=== Input for this task ===

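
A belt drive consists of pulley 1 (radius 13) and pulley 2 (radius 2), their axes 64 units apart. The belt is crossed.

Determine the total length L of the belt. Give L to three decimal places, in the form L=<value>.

crossed belt: β = asin((r1+r2)/C) = asin(15/64) = 13.5548°
wrap1 = wrap2 = π + 2β = 207.1096°
tangent length = C·cosβ = 62.2174
L = (r1+r2)·wrap + 2·C·cosβ = 15·3.6147 + 2·62.2174 = 178.6559

L=178.656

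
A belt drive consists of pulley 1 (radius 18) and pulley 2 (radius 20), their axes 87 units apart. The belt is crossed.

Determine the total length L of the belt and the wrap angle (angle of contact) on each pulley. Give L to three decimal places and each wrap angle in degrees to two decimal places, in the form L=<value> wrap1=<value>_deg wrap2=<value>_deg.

crossed belt: β = asin((r1+r2)/C) = asin(38/87) = 25.8987°
wrap1 = wrap2 = π + 2β = 231.7974°
tangent length = C·cosβ = 78.2624
L = (r1+r2)·wrap + 2·C·cosβ = 38·4.0456 + 2·78.2624 = 310.2586

L=310.259 wrap1=231.80_deg wrap2=231.80_deg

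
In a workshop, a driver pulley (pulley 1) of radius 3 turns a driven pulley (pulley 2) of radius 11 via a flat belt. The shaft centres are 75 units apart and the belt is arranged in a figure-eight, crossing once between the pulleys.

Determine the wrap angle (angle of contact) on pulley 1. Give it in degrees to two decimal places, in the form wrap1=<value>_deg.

wrap1=201.52_deg

crossed belt: β = asin((r1+r2)/C) = asin(14/75) = 10.7583°
wrap1 = wrap2 = π + 2β = 201.5166°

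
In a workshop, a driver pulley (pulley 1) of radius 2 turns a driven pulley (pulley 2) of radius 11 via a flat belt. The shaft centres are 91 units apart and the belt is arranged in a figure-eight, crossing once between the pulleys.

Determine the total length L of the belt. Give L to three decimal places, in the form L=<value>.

L=224.701

crossed belt: β = asin((r1+r2)/C) = asin(13/91) = 8.2132°
wrap1 = wrap2 = π + 2β = 196.4264°
tangent length = C·cosβ = 90.0666
L = (r1+r2)·wrap + 2·C·cosβ = 13·3.4283 + 2·90.0666 = 224.7010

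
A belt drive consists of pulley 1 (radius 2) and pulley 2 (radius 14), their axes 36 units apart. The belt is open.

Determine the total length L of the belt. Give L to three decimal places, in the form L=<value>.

open belt: β = asin((r2−r1)/C) = asin(12/36) = 19.4712°
wrap1 = π − 2β = 141.0576°
wrap2 = π + 2β = 218.9424°
tangent length = C·cosβ = 33.9411
L = r1·wrap1 + r2·wrap2 + 2·C·cosβ = 2·2.4619 + 14·3.8213 + 2·33.9411 = 126.3038

L=126.304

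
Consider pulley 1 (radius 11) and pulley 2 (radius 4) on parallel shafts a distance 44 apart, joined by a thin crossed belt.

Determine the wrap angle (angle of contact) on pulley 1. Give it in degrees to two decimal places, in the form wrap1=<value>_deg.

wrap1=219.86_deg

crossed belt: β = asin((r1+r2)/C) = asin(15/44) = 19.9323°
wrap1 = wrap2 = π + 2β = 219.8645°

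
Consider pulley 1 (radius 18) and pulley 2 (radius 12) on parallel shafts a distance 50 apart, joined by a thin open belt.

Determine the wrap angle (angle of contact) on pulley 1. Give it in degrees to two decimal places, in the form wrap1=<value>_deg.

wrap1=193.78_deg

open belt: β = asin((r2−r1)/C) = asin(-6/50) = -6.8921°
wrap1 = π − 2β = 193.7842°
wrap2 = π + 2β = 166.2158°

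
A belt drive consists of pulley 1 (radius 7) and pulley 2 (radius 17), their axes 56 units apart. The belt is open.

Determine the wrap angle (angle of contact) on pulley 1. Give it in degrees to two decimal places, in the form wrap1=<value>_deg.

wrap1=159.43_deg

open belt: β = asin((r2−r1)/C) = asin(10/56) = 10.2866°
wrap1 = π − 2β = 159.4269°
wrap2 = π + 2β = 200.5731°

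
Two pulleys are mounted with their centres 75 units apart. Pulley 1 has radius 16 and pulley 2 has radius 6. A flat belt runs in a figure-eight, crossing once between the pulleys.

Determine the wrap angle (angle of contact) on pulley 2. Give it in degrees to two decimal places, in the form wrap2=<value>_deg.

crossed belt: β = asin((r1+r2)/C) = asin(22/75) = 17.0576°
wrap1 = wrap2 = π + 2β = 214.1152°

wrap2=214.12_deg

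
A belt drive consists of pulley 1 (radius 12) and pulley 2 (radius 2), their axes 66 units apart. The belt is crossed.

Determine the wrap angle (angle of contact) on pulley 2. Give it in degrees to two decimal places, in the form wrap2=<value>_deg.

crossed belt: β = asin((r1+r2)/C) = asin(14/66) = 12.2467°
wrap1 = wrap2 = π + 2β = 204.4934°

wrap2=204.49_deg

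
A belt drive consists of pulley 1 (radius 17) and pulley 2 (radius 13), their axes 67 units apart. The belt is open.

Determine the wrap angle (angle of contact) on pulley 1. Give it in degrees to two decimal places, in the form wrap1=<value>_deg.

wrap1=186.85_deg

open belt: β = asin((r2−r1)/C) = asin(-4/67) = -3.4227°
wrap1 = π − 2β = 186.8454°
wrap2 = π + 2β = 173.1546°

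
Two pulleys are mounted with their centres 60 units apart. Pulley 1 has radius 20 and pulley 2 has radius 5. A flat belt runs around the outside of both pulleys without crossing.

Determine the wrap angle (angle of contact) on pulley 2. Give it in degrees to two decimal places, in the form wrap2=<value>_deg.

wrap2=151.04_deg

open belt: β = asin((r2−r1)/C) = asin(-15/60) = -14.4775°
wrap1 = π − 2β = 208.9550°
wrap2 = π + 2β = 151.0450°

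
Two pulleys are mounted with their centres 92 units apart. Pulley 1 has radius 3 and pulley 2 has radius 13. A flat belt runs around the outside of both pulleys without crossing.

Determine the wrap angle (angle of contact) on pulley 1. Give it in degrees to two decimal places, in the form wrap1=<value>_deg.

wrap1=167.52_deg

open belt: β = asin((r2−r1)/C) = asin(10/92) = 6.2401°
wrap1 = π − 2β = 167.5197°
wrap2 = π + 2β = 192.4803°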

===

Scan the material above for the word "outside", and copy every line in which it is found.

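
Two pulleys are mounted with their centres 60 units apart. Pulley 1 has radius 20 and pulley 2 has radius 5. A flat belt runs around the outside of both pulleys without crossing.
Two pulleys are mounted with their centres 92 units apart. Pulley 1 has radius 3 and pulley 2 has radius 13. A flat belt runs around the outside of both pulleys without crossing.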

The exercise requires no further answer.